# Assigned task:
Repeat, exactly and alone, every line from the line that contains "You are given" to the end of the entries.

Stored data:

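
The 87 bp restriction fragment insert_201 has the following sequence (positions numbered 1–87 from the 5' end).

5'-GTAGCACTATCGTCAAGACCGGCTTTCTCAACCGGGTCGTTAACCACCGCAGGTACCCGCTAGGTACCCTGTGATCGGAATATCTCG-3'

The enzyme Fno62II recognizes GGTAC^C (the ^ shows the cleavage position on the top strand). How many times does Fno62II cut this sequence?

2

GGTACC occurs starting at positions 52, 63.
Fno62II cuts at 2 sites.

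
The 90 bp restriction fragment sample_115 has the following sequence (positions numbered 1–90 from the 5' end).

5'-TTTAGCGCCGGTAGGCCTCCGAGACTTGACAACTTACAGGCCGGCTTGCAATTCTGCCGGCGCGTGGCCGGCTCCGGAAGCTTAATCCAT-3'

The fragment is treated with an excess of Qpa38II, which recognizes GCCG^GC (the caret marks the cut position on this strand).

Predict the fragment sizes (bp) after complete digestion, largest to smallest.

43, 20, 16, 11 bp

Qpa38II sites (GCCGGC) start at positions 40, 56, 67.
Qpa38II cuts after base 4 of each site, so after positions 43, 59, 70.
Linear molecule, 3 cuts → 4 fragments:
  1–43 → 43 bp
  44–59 → 16 bp
  60–70 → 11 bp
  71–90 → 20 bp
Sorted largest to smallest: 43, 20, 16, 11 bp.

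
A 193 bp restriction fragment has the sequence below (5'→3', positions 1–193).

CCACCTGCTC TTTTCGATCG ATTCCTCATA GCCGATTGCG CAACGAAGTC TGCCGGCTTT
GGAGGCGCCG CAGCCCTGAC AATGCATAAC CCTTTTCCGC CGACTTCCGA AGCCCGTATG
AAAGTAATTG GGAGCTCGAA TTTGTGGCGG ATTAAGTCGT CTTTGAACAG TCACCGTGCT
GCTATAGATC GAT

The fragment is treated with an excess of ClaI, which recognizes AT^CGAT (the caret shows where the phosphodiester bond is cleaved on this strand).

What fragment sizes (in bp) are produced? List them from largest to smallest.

ClaI sites (ATCGAT) start at positions 17, 188.
ClaI cuts after base 2 of each site, so after positions 18, 189.
Linear molecule, 2 cuts → 3 fragments:
  1–18 → 18 bp
  19–189 → 171 bp
  190–193 → 4 bp
Sorted largest to smallest: 171, 18, 4 bp.

171, 18, 4 bp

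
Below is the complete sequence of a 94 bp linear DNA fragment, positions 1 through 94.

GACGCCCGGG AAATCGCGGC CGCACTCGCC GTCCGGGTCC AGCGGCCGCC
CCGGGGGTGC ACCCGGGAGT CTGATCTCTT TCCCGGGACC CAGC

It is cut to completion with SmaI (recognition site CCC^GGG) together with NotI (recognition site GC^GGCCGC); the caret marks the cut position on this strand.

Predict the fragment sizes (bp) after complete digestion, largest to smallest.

26, 20, 12, 10, 10, 9, 7 bp

SmaI sites (CCCGGG) start at positions 5, 50, 62, 82.
SmaI cuts after base 3 of each site, so after positions 7, 52, 64, 84.
NotI sites (GCGGCCGC) start at positions 16, 42.
NotI cuts after base 2 of each site, so after positions 17, 43.
Combined cut positions: 7, 17, 43, 52, 64, 84.
Linear molecule, 6 cuts → 7 fragments:
  1–7 → 7 bp
  8–17 → 10 bp
  18–43 → 26 bp
  44–52 → 9 bp
  53–64 → 12 bp
  65–84 → 20 bp
  85–94 → 10 bp
Sorted largest to smallest: 26, 20, 12, 10, 10, 9, 7 bp.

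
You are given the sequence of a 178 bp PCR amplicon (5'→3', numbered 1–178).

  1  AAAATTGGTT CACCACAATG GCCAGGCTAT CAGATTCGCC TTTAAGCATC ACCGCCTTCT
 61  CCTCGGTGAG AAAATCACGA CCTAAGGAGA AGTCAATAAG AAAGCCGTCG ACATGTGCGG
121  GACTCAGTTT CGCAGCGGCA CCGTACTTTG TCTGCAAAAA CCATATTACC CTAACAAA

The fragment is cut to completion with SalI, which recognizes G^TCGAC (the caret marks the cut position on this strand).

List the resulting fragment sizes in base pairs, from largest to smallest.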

# Result of this exercise:
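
You are given the sequence of a 178 bp PCR amplicon (5'→3', numbered 1–178).

  1  AAAATTGGTT CACCACAATG GCCAGGCTAT CAGATTCGCC TTTAAGCATC ACCGCCTTCT
 61  CCTCGGTGAG AAAATCACGA CCTAAGGAGA AGTCAATAAG AAAGCCGTCG ACATGTGCGG
121  GACTCAGTTT CGCAGCGGCA CCGTACTTTG TCTGCAAAAA CCATATTACC CTAACAAA

The fragment is cut to completion with SalI, which recognizes G^TCGAC (the caret marks the cut position on this strand).

List the resulting fragment sizes in base pairs, from largest to smallest.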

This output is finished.